**Exercise goal:** Set down the material exactly as given, please, from its first line through the line that includes "when y is divided by 261".

**Data for processing:**

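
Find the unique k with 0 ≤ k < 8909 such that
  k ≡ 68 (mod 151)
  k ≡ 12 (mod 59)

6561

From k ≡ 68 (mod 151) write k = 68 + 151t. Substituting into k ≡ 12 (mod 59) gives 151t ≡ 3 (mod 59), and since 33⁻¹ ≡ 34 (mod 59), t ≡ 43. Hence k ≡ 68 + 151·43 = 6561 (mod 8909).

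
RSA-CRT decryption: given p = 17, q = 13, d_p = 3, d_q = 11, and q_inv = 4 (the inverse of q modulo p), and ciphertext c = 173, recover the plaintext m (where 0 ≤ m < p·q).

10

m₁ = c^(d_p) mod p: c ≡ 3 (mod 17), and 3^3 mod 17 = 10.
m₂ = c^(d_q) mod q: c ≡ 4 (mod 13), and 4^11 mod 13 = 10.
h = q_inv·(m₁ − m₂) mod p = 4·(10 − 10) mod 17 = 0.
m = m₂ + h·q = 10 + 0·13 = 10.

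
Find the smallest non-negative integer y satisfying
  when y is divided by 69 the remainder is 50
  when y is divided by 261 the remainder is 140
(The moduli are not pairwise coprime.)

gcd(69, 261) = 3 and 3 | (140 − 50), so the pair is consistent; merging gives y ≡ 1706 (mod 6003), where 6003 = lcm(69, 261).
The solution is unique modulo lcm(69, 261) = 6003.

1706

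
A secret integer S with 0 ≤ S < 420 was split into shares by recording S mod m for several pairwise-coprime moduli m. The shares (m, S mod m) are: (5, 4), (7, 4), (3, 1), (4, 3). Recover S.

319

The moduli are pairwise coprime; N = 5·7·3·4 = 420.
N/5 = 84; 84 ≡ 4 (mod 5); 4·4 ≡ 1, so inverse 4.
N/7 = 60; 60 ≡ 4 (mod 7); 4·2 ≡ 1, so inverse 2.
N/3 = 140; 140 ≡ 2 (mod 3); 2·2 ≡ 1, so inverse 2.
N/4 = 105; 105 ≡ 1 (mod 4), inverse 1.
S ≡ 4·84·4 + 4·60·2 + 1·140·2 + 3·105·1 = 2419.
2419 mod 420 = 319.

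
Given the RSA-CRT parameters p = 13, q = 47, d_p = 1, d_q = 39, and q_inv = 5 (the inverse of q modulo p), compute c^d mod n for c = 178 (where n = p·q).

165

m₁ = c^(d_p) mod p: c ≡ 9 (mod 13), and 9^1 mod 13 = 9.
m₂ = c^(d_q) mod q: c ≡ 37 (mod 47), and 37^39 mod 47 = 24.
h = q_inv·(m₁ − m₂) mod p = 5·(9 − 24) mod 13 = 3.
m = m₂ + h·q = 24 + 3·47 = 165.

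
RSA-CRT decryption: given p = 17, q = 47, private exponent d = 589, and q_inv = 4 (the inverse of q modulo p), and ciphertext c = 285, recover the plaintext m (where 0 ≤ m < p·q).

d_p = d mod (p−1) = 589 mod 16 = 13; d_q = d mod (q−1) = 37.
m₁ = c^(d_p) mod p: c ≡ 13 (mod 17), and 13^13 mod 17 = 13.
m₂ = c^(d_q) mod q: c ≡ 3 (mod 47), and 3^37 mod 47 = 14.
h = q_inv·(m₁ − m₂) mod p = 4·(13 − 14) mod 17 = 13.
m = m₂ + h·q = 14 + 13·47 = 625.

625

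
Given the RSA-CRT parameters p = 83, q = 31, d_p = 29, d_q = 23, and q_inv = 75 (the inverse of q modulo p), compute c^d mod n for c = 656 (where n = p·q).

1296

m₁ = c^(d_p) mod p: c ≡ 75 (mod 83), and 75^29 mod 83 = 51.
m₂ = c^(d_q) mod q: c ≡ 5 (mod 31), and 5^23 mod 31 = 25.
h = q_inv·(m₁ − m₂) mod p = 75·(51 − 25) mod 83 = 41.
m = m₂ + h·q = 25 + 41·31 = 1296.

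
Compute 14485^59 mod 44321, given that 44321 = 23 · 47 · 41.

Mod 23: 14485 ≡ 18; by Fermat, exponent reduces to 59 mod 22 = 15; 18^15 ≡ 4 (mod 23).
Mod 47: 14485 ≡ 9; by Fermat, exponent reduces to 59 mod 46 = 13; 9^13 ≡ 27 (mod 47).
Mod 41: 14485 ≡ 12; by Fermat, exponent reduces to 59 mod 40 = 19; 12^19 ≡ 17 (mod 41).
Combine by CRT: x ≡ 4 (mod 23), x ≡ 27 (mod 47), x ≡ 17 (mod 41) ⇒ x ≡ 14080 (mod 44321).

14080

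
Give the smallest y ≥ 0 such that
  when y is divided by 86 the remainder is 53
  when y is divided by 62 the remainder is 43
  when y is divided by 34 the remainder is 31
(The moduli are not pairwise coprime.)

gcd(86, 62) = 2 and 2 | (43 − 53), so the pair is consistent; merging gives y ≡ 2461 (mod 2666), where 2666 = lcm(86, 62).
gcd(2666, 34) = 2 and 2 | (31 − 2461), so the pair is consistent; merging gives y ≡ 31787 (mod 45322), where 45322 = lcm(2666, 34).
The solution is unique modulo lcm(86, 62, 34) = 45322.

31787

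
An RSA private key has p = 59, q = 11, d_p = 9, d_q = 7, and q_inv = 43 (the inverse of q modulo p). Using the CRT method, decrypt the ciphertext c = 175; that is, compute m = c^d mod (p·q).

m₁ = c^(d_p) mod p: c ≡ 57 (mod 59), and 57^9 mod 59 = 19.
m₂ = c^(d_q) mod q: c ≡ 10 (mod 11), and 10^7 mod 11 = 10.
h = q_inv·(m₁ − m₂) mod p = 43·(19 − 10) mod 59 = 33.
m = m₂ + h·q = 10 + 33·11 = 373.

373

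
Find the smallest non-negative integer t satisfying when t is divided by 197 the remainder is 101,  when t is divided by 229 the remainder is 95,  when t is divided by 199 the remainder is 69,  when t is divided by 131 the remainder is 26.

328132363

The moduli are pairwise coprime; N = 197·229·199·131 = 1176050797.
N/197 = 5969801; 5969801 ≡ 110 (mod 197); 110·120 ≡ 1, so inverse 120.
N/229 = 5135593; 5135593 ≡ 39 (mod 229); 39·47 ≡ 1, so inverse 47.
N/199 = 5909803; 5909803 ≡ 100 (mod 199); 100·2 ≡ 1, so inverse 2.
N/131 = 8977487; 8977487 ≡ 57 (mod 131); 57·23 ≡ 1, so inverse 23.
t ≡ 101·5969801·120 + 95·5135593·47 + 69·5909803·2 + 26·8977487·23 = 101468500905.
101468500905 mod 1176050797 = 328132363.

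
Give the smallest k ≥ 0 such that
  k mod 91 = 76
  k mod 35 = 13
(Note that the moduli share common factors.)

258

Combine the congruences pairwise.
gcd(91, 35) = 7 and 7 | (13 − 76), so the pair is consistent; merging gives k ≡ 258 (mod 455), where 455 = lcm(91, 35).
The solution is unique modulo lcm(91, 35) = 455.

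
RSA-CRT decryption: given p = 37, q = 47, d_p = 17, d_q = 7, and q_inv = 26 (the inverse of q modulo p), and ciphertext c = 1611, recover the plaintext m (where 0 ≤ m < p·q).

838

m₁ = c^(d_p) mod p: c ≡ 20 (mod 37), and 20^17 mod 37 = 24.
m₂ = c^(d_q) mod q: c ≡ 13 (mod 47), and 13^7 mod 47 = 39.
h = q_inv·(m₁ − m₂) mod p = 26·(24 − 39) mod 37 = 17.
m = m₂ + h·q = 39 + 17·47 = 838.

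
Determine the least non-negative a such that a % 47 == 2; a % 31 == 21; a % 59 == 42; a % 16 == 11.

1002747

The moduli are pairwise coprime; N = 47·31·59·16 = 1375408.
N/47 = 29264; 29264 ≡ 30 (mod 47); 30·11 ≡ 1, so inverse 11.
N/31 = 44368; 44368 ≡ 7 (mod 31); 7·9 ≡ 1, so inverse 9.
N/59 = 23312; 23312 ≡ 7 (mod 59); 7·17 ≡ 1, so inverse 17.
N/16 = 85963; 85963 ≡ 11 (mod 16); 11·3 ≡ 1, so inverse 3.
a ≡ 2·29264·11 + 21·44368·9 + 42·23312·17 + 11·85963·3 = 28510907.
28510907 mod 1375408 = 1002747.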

**Reply to the exercise:**
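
Find the unique k with 0 ≤ k < 8909 such that
  k ≡ 68 (mod 151)
  k ≡ 12 (mod 59)

6561

From k ≡ 68 (mod 151) write k = 68 + 151t. Substituting into k ≡ 12 (mod 59) gives 151t ≡ 3 (mod 59), and since 33⁻¹ ≡ 34 (mod 59), t ≡ 43. Hence k ≡ 68 + 151·43 = 6561 (mod 8909).

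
RSA-CRT decryption: given p = 17, q = 13, d_p = 3, d_q = 11, and q_inv = 4 (the inverse of q modulo p), and ciphertext c = 173, recover the plaintext m (where 0 ≤ m < p·q).

10

m₁ = c^(d_p) mod p: c ≡ 3 (mod 17), and 3^3 mod 17 = 10.
m₂ = c^(d_q) mod q: c ≡ 4 (mod 13), and 4^11 mod 13 = 10.
h = q_inv·(m₁ − m₂) mod p = 4·(10 − 10) mod 17 = 0.
m = m₂ + h·q = 10 + 0·13 = 10.

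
Find the smallest non-negative integer y satisfying
  when y is divided by 69 the remainder is 50
  when y is divided by 261 the remainder is 140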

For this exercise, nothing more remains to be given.